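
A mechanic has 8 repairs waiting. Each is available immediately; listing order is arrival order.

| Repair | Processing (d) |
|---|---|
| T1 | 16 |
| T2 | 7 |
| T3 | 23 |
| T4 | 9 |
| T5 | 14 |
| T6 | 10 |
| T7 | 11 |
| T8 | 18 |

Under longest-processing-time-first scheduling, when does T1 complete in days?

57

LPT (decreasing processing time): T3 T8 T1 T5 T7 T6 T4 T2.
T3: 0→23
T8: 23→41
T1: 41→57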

* * * * *

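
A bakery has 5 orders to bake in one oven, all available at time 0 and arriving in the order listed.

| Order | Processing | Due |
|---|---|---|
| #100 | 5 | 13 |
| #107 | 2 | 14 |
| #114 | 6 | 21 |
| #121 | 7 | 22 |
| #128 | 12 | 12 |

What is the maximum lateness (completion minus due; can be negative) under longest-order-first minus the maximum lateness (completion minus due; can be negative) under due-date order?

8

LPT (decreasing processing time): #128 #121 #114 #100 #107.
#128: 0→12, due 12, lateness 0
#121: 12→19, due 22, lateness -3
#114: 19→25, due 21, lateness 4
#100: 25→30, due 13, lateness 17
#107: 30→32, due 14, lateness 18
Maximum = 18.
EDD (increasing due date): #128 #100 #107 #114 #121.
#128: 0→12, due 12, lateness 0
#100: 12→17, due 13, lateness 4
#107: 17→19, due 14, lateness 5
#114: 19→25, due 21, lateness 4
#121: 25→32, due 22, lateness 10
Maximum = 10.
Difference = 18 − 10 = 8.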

* * * * *

**The problem:** I need every line of the material that includes "available", so please copy them out.

**Response to this task:**
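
A mechanic has 8 repairs waiting. Each is available immediately; listing order is arrival order.
A bakery has 5 orders to bake in one oven, all available at time 0 and arriving in the order listed.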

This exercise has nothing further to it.